- **TRY IT**: Among the lines below, count those with the word "their". Answer with the number only.

::::

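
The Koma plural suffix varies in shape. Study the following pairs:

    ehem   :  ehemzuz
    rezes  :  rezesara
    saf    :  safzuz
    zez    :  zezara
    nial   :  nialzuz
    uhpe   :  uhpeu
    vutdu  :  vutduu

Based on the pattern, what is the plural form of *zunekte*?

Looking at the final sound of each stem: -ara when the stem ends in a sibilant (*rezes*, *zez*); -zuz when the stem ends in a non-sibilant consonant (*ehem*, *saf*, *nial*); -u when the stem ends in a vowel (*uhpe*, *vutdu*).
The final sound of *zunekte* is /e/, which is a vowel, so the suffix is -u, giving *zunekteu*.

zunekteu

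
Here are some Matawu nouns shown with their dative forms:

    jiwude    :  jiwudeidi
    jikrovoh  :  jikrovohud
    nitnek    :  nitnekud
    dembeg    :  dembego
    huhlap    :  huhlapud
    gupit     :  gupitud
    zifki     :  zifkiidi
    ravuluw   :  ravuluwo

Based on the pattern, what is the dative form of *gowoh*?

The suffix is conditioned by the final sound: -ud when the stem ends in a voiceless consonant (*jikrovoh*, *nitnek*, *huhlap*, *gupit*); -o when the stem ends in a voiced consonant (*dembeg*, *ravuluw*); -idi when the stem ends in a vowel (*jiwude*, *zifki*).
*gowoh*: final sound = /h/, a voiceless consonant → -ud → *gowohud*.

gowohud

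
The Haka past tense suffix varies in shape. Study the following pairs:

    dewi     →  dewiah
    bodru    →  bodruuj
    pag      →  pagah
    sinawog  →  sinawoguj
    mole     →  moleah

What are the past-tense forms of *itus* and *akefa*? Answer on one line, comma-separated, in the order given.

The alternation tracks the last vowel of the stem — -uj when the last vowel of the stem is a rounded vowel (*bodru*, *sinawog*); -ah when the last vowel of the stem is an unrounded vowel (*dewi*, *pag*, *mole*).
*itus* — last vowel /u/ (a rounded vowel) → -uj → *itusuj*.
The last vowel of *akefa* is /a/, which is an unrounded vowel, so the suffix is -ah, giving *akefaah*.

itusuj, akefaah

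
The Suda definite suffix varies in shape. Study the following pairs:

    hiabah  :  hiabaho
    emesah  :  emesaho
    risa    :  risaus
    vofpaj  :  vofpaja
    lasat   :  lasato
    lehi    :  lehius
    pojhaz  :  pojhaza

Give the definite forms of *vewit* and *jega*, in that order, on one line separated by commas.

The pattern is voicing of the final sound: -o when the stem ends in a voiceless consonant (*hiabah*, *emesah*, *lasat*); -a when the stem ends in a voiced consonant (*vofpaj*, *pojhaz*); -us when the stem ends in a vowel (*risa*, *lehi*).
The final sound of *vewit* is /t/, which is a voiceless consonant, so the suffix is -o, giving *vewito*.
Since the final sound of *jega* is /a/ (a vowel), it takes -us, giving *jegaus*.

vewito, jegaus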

::::

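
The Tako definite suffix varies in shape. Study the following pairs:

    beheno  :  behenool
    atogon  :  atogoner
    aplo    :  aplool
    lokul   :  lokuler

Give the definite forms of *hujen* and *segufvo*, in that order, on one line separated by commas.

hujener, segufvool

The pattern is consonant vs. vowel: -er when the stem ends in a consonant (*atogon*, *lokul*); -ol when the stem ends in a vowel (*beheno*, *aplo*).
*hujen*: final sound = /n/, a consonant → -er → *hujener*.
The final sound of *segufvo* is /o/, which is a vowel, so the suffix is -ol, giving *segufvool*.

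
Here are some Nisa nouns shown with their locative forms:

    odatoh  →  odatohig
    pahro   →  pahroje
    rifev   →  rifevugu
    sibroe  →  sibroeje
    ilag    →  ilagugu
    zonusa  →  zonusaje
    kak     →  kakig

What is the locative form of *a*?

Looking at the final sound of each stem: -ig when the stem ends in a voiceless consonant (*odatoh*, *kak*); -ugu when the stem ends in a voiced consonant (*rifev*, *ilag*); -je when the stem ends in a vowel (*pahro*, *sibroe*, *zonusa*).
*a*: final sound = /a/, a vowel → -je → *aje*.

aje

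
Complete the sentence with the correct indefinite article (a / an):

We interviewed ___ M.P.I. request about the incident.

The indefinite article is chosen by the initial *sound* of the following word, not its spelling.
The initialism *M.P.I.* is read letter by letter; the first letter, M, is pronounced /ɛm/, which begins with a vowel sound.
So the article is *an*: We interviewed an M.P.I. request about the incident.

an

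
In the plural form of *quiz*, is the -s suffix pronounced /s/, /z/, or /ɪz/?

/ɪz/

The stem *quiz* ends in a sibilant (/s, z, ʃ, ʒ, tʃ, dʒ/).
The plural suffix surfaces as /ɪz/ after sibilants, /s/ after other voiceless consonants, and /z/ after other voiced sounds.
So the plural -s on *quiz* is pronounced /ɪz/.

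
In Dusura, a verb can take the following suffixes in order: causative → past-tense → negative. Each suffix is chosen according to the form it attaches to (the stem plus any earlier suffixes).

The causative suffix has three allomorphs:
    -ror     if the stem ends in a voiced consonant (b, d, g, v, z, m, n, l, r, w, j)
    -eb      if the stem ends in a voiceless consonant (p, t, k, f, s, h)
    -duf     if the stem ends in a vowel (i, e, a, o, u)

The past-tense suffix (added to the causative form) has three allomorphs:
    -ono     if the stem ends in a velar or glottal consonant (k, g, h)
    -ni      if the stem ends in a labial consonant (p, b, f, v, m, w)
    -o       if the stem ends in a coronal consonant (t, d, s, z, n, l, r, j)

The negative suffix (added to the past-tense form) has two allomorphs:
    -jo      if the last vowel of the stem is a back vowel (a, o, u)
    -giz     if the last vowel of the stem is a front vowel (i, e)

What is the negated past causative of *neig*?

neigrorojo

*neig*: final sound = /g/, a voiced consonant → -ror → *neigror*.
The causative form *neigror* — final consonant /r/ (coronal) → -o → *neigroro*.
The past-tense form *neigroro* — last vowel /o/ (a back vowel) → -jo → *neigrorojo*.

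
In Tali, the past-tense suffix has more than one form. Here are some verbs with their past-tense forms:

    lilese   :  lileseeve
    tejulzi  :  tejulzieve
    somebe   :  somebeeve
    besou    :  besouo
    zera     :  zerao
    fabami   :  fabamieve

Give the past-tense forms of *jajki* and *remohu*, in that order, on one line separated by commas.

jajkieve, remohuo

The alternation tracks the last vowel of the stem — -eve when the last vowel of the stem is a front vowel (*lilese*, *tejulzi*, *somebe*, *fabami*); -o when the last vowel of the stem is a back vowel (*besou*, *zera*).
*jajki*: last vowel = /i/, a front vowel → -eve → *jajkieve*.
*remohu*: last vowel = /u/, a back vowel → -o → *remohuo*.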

::::

- **EXPECTED OUTPUT**: 3